═════ GIVEN DATA ═════

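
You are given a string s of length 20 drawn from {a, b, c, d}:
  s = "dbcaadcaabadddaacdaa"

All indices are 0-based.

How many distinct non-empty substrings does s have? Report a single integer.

185

rank | idx | suffix
   0 |  19 | a
   1 |  18 | aa
   2 |   7 | aabadddaacdaa
   3 |  14 | aacdaa
   4 |   3 | aadcaabadddaacdaa
   5 |   8 | abadddaacdaa
   6 |  15 | acdaa
   7 |   4 | adcaabadddaacdaa
   8 |  10 | adddaacdaa
   9 |   9 | badddaacdaa
  10 |   1 | bcaadcaabadddaacdaa
  11 |   6 | caabadddaacdaa
  12 |   2 | caadcaabadddaacdaa
  13 |  16 | cdaa
  14 |  17 | daa
  15 |  13 | daacdaa
  16 |   0 | dbcaadcaabadddaacdaa
  17 |   5 | dcaabadddaacdaa
  18 |  12 | ddaacdaa
  19 |  11 | dddaacdaa

SA = [19, 18, 7, 14, 3, 8, 15, 4, 10, 9, 1, 6, 2, 16, 17, 13, 0, 5, 12, 11]
i: (SA[i-1],SA[i]) lcp shared
  1: (19,18) 1 'a'
  2: (18,7) 2 'aa'
  3: (7,14) 2 'aa'
  4: (14,3) 2 'aa'
  5: (3,8) 1 'a'
  6: (8,15) 1 'a'
  7: (15,4) 1 'a'
  8: (4,10) 2 'ad'
  9: (10,9) 0 ''
  10: (9,1) 1 'b'
  11: (1,6) 0 ''
  12: (6,2) 3 'caa'
  13: (2,16) 1 'c'
  14: (16,17) 0 ''
  15: (17,13) 3 'daa'
  16: (13,0) 1 'd'
  17: (0,5) 1 'd'
  18: (5,12) 1 'd'
  19: (12,11) 2 'dd'

n(n+1)/2 = 20·21/2 = 210
Σ LCP = 0 + 1 + 2 + 2 + 2 + 1 + 1 + 1 + 2 + 0 + 1 + 0 + 3 + 1 + 0 + 3 + 1 + 1 + 1 + 2 = 25
distinct = 210 − 25 = 185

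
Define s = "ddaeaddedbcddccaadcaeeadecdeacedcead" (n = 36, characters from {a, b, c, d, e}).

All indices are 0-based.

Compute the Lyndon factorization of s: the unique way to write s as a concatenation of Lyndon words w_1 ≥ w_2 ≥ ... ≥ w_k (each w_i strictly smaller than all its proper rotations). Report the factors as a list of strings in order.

emit factor 1: 'd' (i=0, period=1)
emit factor 2: 'd' (i=1, period=1)
emit factor 3: 'ae' (i=2, period=2)
emit factor 4: 'addedbcddcc' (i=4, period=11)
emit factor 5: 'aadcaeeadecdeacedcead' (i=15, period=21)

["d", "d", "ae", "addedbcddcc", "aadcaeeadecdeacedcead"]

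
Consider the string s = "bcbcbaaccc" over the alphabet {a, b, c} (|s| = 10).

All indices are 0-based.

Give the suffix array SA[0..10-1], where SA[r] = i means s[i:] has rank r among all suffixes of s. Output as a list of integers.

[5, 6, 4, 2, 0, 9, 3, 1, 8, 7]

rank→(start, suffix):
  0 → (5, 'aaccc')
  1 → (6, 'accc')
  2 → (4, 'baaccc')
  3 → (2, 'bcbaaccc')
  4 → (0, 'bcbcbaaccc')
  5 → (9, 'c')
  6 → (3, 'cbaaccc')
  7 → (1, 'cbcbaaccc')
  8 → (8, 'cc')
  9 → (7, 'ccc')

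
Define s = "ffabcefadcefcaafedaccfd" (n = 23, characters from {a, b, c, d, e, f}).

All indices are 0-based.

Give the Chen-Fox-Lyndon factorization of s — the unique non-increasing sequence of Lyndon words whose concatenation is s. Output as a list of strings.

["f", "f", "abcefadcefc", "aafedaccfd"]

emit factor 1: 'f' (i=0, period=1)
emit factor 2: 'f' (i=1, period=1)
emit factor 3: 'abcefadcefc' (i=2, period=11)
emit factor 4: 'aafedaccfd' (i=13, period=10)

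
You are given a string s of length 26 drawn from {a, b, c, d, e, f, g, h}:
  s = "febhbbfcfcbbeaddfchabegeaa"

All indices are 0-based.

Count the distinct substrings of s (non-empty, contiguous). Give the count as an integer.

rank | idx | suffix
   0 |  25 | a
   1 |  24 | aa
   2 |  19 | abegeaa
   3 |  13 | addfchabegeaa
   4 |  10 | bbeaddfchabegeaa
   5 |   4 | bbfcfcbbeaddfchabegeaa
   6 |  11 | beaddfchabegeaa
   7 |  20 | begeaa
   8 |   5 | bfcfcbbeaddfchabegeaa
   9 |   2 | bhbbfcfcbbeaddfchabegeaa
  10 |   9 | cbbeaddfchabegeaa
  11 |   7 | cfcbbeaddfchabegeaa
  12 |  17 | chabegeaa
  13 |  14 | ddfchabegeaa
  14 |  15 | dfchabegeaa
  15 |  23 | eaa
  16 |  12 | eaddfchabegeaa
  17 |   1 | ebhbbfcfcbbeaddfchabegeaa
  18 |  21 | egeaa
  19 |   8 | fcbbeaddfchabegeaa
  20 |   6 | fcfcbbeaddfchabegeaa
  21 |  16 | fchabegeaa
  22 |   0 | febhbbfcfcbbeaddfchabegeaa
  23 |  22 | geaa
  24 |  18 | habegeaa
  25 |   3 | hbbfcfcbbeaddfchabegeaa

SA = [25, 24, 19, 13, 10, 4, 11, 20, 5, 2, 9, 7, 17, 14, 15, 23, 12, 1, 21, 8, 6, 16, 0, 22, 18, 3]
i: (SA[i-1],SA[i]) lcp shared
  1: (25,24) 1 'a'
  2: (24,19) 1 'a'
  3: (19,13) 1 'a'
  4: (13,10) 0 ''
  5: (10,4) 2 'bb'
  6: (4,11) 1 'b'
  7: (11,20) 2 'be'
  8: (20,5) 1 'b'
  9: (5,2) 1 'b'
  10: (2,9) 0 ''
  11: (9,7) 1 'c'
  12: (7,17) 1 'c'
  13: (17,14) 0 ''
  14: (14,15) 1 'd'
  15: (15,23) 0 ''
  16: (23,12) 2 'ea'
  17: (12,1) 1 'e'
  18: (1,21) 1 'e'
  19: (21,8) 0 ''
  20: (8,6) 2 'fc'
  21: (6,16) 2 'fc'
  22: (16,0) 1 'f'
  23: (0,22) 0 ''
  24: (22,18) 0 ''
  25: (18,3) 1 'h'

n(n+1)/2 = 26·27/2 = 351
Σ LCP = 0 + 1 + 1 + 1 + 0 + 2 + 1 + 2 + 1 + 1 + 0 + 1 + 1 + 0 + 1 + 0 + 2 + 1 + 1 + 0 + 2 + 2 + 1 + 0 + 0 + 1 = 23
distinct = 351 − 23 = 328

328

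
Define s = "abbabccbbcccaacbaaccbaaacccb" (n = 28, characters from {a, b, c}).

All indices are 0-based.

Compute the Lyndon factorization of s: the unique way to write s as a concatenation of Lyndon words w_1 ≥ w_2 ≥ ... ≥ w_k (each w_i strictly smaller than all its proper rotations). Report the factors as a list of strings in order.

emit factor 1: 'abbabccbbccc' (i=0, period=12)
emit factor 2: 'aacbaaccb' (i=12, period=9)
emit factor 3: 'aaacccb' (i=21, period=7)

["abbabccbbccc", "aacbaaccb", "aaacccb"]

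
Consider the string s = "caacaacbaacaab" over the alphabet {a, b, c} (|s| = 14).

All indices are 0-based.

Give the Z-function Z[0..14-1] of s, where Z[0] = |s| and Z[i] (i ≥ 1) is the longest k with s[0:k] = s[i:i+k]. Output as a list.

[14, 0, 0, 4, 0, 0, 1, 0, 0, 0, 3, 0, 0, 0]

Z[0]=14
i=1: i≥r, start 0; Z[1]=0
i=2: i≥r, start 0; Z[2]=0
i=3: i≥r, start 0; Z[3]=4 grow→box=[3,7)
i=4: min(r-i=3, Z[1]=0)=0; Z[4]=0
i=5: min(r-i=2, Z[2]=0)=0; Z[5]=0
i=6: min(r-i=1, Z[3]=4)=1; Z[6]=1
i=7: i≥r, start 0; Z[7]=0
i=8: i≥r, start 0; Z[8]=0
i=9: i≥r, start 0; Z[9]=0
i=10: i≥r, start 0; Z[10]=3 grow→box=[10,13)
i=11: min(r-i=2, Z[1]=0)=0; Z[11]=0
i=12: min(r-i=1, Z[2]=0)=0; Z[12]=0
i=13: i≥r, start 0; Z[13]=0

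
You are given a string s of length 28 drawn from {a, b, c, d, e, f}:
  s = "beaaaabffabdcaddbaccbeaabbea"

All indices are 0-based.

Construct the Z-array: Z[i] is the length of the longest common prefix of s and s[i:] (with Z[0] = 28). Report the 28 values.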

═════

Where a line of the entries contains "over", report that line.

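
Consider the string s = "bcbcbaaccc" over the alphabet {a, b, c} (|s| = 10).
Consider the string s = "caacaacbaacaab" over the alphabet {a, b, c} (|s| = 14).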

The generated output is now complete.